▶ Problem description: Every line of the records below from the line with "Convert the instant 2021-05-24" up to and including the line with "2021-11-15 00:01 UTC" must be reproduced exactly, and no line outside that range.

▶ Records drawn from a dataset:
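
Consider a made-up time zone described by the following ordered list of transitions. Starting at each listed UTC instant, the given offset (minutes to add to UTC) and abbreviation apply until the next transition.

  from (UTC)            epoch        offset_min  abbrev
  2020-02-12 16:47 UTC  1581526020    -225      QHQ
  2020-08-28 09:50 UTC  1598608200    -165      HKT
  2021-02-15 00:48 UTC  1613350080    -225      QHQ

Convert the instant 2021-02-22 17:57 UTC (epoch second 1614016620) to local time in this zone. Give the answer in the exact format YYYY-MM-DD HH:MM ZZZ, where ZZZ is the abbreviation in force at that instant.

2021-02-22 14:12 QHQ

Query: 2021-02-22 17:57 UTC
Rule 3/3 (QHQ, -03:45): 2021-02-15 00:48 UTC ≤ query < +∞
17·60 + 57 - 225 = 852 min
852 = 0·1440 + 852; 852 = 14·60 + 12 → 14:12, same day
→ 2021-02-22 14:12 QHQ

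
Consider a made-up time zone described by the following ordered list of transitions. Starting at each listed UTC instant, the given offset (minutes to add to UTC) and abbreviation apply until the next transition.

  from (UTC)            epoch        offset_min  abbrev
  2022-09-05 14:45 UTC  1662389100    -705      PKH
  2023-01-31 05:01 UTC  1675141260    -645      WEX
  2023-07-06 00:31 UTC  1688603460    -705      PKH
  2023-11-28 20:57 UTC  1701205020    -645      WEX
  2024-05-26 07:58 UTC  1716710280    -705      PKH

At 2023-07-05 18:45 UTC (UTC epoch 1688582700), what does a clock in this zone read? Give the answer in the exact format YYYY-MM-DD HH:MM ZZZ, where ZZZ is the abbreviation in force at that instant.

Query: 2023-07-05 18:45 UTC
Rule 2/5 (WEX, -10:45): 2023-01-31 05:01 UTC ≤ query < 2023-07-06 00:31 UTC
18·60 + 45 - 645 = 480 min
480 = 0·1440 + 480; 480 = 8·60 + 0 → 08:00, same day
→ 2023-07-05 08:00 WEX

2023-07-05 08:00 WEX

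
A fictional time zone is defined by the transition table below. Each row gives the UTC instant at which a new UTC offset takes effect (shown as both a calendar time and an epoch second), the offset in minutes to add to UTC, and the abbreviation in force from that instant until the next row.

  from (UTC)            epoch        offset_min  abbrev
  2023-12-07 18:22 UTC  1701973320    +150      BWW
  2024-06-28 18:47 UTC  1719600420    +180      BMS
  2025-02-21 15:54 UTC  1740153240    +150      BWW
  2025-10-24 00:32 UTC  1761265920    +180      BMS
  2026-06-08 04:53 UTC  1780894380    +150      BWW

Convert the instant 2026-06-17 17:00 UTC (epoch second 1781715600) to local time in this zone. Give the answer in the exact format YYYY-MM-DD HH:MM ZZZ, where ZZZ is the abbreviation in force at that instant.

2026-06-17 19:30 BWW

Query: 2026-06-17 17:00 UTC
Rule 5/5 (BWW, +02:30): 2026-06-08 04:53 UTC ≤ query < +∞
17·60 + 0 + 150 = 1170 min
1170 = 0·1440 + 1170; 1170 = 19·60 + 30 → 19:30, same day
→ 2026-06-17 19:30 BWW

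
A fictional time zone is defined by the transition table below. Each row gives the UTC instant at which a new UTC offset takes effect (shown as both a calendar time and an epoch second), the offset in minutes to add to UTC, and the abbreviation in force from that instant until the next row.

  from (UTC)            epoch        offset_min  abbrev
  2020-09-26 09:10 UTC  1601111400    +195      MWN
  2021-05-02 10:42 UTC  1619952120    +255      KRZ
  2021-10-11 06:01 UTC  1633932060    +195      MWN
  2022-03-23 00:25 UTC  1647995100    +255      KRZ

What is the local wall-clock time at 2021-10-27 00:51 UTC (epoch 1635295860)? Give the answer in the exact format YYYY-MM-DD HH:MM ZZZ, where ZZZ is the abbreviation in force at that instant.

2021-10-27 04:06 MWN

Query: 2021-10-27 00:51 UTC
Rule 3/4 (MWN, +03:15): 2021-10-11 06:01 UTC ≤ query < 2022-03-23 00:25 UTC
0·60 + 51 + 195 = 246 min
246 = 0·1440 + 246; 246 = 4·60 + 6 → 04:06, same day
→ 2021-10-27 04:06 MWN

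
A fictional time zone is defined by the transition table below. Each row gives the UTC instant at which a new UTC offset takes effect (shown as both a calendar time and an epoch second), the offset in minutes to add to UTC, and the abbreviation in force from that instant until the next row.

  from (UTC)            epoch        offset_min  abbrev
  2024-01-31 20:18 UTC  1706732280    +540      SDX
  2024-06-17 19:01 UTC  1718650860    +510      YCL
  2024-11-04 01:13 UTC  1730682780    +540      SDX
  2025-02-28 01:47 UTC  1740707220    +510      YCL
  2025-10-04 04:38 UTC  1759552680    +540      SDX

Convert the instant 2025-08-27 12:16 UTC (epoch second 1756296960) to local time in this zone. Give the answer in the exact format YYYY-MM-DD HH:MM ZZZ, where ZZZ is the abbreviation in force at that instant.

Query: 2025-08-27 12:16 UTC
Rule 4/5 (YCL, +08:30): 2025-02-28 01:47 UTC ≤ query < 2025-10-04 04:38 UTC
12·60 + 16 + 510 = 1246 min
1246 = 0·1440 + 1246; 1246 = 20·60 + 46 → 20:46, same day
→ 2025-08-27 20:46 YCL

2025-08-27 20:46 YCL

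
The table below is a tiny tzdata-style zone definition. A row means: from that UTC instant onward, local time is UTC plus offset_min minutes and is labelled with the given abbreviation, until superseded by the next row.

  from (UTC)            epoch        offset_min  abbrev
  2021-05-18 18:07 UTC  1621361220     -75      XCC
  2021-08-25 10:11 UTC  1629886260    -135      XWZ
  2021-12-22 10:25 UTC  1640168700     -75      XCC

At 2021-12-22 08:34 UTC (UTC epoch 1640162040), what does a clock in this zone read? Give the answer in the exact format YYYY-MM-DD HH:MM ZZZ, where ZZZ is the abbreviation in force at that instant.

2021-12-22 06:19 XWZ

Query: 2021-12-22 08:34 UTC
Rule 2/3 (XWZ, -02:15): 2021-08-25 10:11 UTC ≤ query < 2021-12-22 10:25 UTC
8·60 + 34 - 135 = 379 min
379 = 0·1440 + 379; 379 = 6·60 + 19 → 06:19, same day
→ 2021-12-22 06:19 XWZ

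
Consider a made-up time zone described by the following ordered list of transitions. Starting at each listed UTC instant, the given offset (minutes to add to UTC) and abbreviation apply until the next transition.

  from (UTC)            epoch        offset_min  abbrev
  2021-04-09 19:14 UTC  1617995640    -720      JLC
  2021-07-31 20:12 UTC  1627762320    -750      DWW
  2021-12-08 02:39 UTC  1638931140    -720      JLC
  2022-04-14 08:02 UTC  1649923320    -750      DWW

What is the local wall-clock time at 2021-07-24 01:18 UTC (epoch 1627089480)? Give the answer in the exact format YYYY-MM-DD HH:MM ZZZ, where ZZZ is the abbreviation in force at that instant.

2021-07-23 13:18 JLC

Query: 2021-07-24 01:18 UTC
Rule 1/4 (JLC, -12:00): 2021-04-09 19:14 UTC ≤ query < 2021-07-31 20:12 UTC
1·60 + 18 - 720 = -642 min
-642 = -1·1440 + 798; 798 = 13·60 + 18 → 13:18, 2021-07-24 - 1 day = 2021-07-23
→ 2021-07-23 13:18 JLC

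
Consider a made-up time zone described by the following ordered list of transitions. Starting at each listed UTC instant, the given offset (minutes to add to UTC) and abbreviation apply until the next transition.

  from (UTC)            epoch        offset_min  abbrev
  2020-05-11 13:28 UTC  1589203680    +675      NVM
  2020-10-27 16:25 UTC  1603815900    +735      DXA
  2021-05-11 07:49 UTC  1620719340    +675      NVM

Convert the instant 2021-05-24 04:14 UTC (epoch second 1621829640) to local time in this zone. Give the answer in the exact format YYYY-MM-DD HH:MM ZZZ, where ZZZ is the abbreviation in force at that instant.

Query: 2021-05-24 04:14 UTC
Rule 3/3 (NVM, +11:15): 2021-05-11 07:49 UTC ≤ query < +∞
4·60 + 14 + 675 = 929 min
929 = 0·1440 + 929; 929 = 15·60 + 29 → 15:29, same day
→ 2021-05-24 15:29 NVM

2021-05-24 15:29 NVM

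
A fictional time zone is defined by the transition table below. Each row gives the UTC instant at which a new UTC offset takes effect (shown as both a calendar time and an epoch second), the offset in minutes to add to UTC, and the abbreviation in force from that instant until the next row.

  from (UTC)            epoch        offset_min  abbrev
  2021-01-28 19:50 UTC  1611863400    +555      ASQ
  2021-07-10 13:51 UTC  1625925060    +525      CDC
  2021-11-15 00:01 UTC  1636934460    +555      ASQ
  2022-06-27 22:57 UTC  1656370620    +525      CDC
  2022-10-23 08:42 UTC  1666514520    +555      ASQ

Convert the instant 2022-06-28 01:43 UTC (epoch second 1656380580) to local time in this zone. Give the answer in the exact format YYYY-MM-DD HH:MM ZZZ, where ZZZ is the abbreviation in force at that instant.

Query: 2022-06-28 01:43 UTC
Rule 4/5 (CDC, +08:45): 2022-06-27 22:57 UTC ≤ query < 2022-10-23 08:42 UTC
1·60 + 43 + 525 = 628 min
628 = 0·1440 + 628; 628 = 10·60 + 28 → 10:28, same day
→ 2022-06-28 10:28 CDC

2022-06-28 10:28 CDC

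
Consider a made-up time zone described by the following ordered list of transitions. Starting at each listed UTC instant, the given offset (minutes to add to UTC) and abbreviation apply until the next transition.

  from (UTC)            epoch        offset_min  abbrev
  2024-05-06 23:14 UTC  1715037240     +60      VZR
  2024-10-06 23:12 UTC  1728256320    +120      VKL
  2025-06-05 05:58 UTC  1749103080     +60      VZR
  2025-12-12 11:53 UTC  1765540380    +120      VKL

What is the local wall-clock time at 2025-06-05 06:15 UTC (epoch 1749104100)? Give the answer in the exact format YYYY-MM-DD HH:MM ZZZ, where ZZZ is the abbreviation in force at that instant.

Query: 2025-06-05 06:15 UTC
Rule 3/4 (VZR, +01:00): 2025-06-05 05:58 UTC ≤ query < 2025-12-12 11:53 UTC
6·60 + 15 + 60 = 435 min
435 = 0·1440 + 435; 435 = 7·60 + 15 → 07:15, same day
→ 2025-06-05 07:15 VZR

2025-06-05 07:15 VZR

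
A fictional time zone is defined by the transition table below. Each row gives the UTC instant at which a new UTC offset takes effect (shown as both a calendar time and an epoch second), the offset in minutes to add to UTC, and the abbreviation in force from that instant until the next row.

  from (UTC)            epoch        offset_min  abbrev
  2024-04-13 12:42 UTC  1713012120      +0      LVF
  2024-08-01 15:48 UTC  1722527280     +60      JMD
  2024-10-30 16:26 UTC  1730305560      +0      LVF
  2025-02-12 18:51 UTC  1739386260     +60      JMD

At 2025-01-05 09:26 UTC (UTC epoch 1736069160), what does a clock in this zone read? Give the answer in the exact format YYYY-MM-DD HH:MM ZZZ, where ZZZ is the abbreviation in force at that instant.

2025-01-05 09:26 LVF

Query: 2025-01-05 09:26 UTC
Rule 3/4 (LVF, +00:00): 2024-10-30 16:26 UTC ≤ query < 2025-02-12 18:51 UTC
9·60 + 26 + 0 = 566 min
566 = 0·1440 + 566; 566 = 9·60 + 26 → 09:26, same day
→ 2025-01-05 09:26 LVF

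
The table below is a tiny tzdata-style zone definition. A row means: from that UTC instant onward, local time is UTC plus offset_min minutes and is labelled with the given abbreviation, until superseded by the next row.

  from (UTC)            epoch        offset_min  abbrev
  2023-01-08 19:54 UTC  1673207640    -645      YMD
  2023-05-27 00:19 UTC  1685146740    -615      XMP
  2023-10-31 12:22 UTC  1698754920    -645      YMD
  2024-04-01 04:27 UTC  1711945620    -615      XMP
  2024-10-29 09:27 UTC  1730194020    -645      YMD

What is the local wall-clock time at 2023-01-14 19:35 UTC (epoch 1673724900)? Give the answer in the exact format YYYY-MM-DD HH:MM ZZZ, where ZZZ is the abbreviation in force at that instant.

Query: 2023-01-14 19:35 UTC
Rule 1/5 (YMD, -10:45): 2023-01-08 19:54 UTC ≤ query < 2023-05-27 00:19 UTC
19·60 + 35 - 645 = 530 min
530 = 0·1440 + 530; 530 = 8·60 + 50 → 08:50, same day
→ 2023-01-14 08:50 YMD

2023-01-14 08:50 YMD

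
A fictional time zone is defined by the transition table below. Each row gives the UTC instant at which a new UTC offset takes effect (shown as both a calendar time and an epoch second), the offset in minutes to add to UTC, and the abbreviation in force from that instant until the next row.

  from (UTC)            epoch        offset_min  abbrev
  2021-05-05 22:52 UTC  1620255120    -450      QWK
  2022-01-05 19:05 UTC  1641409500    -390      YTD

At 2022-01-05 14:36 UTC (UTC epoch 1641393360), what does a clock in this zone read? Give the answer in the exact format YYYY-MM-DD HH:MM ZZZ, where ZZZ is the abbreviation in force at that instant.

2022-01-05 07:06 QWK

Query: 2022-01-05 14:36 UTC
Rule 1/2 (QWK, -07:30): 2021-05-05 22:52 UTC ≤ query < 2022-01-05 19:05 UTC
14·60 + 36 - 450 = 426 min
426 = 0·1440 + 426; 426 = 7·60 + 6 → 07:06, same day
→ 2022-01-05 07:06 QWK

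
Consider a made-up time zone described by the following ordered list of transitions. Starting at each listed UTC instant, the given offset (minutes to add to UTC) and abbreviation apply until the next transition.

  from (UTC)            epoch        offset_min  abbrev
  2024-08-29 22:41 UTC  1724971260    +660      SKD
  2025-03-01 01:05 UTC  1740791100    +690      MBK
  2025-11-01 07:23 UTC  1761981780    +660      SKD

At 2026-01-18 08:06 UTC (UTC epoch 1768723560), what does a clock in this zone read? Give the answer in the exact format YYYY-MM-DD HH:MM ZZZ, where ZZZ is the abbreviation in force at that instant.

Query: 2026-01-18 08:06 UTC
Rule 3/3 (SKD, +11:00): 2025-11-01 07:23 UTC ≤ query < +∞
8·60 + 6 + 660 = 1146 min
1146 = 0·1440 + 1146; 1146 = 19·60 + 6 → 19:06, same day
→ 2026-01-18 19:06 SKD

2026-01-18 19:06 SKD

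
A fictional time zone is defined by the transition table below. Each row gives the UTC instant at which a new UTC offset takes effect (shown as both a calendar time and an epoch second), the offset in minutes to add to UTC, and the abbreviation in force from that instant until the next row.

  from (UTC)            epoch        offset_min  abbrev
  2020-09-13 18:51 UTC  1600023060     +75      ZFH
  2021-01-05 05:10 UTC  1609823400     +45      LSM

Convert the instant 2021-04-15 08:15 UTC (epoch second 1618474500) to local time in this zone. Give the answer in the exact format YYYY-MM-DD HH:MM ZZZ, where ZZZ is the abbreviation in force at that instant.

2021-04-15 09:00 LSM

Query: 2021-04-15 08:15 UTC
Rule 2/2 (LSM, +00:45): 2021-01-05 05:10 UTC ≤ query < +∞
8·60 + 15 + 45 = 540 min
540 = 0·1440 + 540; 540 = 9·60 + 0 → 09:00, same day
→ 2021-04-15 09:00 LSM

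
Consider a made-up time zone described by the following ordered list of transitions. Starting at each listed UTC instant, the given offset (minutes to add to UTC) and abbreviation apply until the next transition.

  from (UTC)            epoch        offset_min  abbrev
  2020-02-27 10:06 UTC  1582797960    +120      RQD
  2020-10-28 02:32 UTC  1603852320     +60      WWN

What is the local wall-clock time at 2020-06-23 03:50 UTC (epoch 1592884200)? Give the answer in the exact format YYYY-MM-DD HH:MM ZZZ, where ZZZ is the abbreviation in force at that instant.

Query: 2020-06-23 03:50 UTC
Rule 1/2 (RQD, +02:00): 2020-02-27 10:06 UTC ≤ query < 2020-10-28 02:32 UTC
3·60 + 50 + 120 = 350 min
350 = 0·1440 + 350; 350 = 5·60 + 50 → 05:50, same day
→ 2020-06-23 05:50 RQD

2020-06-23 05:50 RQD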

▶ Answer space:
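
Convert the instant 2021-05-24 04:14 UTC (epoch second 1621829640) to local time in this zone. Give the answer in the exact format YYYY-MM-DD HH:MM ZZZ, where ZZZ is the abbreviation in force at that instant.

Query: 2021-05-24 04:14 UTC
Rule 3/3 (NVM, +11:15): 2021-05-11 07:49 UTC ≤ query < +∞
4·60 + 14 + 675 = 929 min
929 = 0·1440 + 929; 929 = 15·60 + 29 → 15:29, same day
→ 2021-05-24 15:29 NVM

2021-05-24 15:29 NVM

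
A fictional time zone is defined by the transition table below. Each row gives the UTC instant at which a new UTC offset takes effect (shown as both a calendar time and an epoch second), the offset in minutes to add to UTC, and the abbreviation in force from that instant until the next row.

  from (UTC)            epoch        offset_min  abbrev
  2021-01-28 19:50 UTC  1611863400    +555      ASQ
  2021-07-10 13:51 UTC  1625925060    +525      CDC
  2021-11-15 00:01 UTC  1636934460    +555      ASQ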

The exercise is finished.